*Work to complete*.
Which lines below hold the word "moment"? Copy all of them.

···

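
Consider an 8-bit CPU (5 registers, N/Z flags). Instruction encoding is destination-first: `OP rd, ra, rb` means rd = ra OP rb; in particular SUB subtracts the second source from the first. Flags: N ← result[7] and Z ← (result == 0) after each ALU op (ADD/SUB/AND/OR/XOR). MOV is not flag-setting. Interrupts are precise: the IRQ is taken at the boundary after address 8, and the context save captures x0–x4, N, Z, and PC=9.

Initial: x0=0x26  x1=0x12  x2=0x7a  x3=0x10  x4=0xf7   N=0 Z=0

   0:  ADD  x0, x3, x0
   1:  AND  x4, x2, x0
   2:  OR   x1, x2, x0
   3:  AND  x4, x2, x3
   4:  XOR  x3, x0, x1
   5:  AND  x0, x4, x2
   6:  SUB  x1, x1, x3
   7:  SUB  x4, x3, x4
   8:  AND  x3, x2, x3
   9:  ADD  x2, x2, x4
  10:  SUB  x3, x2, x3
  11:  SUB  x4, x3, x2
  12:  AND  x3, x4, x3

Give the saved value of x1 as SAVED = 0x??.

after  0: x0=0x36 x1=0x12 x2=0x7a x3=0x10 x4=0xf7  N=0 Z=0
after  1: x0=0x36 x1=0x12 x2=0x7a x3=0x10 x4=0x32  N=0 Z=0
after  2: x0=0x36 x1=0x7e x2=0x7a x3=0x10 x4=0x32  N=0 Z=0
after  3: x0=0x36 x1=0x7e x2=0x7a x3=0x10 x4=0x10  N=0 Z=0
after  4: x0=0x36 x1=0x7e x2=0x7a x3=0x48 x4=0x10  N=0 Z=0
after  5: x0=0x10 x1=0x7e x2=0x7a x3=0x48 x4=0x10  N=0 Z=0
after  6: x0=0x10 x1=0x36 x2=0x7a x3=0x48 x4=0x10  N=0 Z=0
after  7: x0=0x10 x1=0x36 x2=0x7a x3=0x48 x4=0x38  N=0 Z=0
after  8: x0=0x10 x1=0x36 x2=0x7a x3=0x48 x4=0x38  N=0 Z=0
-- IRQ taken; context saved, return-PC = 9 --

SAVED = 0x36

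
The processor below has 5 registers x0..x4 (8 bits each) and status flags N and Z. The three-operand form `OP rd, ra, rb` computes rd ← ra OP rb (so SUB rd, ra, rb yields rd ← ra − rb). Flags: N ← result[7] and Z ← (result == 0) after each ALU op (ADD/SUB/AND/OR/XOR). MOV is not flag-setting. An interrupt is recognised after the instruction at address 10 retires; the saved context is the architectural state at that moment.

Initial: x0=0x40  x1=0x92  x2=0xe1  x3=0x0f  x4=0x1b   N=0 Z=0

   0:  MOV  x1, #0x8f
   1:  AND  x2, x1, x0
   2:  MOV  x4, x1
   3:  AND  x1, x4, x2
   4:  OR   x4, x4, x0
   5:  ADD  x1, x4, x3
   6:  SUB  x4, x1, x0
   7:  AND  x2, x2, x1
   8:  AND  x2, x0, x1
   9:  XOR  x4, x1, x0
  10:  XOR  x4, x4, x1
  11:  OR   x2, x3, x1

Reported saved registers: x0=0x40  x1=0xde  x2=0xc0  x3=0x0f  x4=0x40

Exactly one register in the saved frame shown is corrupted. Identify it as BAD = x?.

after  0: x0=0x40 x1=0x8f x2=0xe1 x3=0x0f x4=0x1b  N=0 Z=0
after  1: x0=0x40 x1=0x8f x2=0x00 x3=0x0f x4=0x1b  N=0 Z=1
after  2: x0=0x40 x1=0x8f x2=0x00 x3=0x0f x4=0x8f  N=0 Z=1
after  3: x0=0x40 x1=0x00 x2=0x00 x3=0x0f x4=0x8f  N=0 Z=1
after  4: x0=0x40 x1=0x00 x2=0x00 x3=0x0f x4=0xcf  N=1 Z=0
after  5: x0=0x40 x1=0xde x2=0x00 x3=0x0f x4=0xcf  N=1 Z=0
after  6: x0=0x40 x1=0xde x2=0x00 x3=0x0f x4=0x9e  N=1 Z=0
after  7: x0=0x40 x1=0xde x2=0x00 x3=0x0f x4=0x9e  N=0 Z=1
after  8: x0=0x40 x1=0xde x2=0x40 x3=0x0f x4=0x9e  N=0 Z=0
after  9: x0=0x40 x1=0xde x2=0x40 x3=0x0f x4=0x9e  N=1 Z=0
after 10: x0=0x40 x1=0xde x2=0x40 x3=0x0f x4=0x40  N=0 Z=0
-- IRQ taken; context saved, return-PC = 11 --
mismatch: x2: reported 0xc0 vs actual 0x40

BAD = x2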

···

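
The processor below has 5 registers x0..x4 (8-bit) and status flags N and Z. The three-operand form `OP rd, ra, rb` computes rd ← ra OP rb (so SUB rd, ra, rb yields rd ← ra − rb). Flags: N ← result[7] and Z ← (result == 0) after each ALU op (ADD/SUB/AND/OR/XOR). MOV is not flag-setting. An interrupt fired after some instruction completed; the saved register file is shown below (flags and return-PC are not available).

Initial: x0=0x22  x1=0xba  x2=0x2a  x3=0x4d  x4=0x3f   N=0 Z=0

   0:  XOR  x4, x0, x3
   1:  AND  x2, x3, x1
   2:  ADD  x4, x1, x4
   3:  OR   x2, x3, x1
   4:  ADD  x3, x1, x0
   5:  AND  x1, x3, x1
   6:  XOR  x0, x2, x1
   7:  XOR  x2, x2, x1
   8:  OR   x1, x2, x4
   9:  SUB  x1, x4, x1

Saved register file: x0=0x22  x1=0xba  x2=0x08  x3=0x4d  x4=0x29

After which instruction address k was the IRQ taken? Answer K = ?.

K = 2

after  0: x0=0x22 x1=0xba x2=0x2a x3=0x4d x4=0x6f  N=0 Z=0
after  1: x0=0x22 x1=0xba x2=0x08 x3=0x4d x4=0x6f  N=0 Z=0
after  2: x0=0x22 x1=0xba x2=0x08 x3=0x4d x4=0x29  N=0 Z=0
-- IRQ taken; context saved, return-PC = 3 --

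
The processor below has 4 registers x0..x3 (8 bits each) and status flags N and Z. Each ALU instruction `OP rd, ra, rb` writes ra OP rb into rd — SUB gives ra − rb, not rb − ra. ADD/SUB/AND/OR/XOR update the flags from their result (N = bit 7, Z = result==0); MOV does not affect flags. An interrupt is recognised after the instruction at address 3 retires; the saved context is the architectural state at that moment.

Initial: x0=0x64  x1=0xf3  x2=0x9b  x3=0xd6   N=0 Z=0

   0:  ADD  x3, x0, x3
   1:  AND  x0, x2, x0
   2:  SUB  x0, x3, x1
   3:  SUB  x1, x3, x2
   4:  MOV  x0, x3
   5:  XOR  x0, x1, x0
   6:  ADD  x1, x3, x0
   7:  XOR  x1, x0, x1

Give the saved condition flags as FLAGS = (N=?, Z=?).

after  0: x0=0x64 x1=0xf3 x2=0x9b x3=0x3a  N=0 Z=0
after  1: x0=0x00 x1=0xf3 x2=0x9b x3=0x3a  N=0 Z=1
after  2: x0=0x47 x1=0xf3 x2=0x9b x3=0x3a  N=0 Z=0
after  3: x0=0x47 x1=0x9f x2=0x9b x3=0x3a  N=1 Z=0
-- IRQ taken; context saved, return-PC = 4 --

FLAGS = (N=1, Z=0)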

···

*Task response*.
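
The processor below has 5 registers x0..x4 (8 bits each) and status flags N and Z. The three-operand form `OP rd, ra, rb` computes rd ← ra OP rb (so SUB rd, ra, rb yields rd ← ra − rb). Flags: N ← result[7] and Z ← (result == 0) after each ALU op (ADD/SUB/AND/OR/XOR). MOV is not flag-setting. An interrupt is recognised after the instruction at address 10 retires; the saved context is the architectural state at that moment.
The processor below has 4 registers x0..x3 (8 bits each) and status flags N and Z. Each ALU instruction `OP rd, ra, rb` writes ra OP rb into rd — SUB gives ra − rb, not rb − ra. ADD/SUB/AND/OR/XOR update the flags from their result (N = bit 7, Z = result==0); MOV does not affect flags. An interrupt is recognised after the instruction at address 3 retires; the saved context is the architectural state at that moment.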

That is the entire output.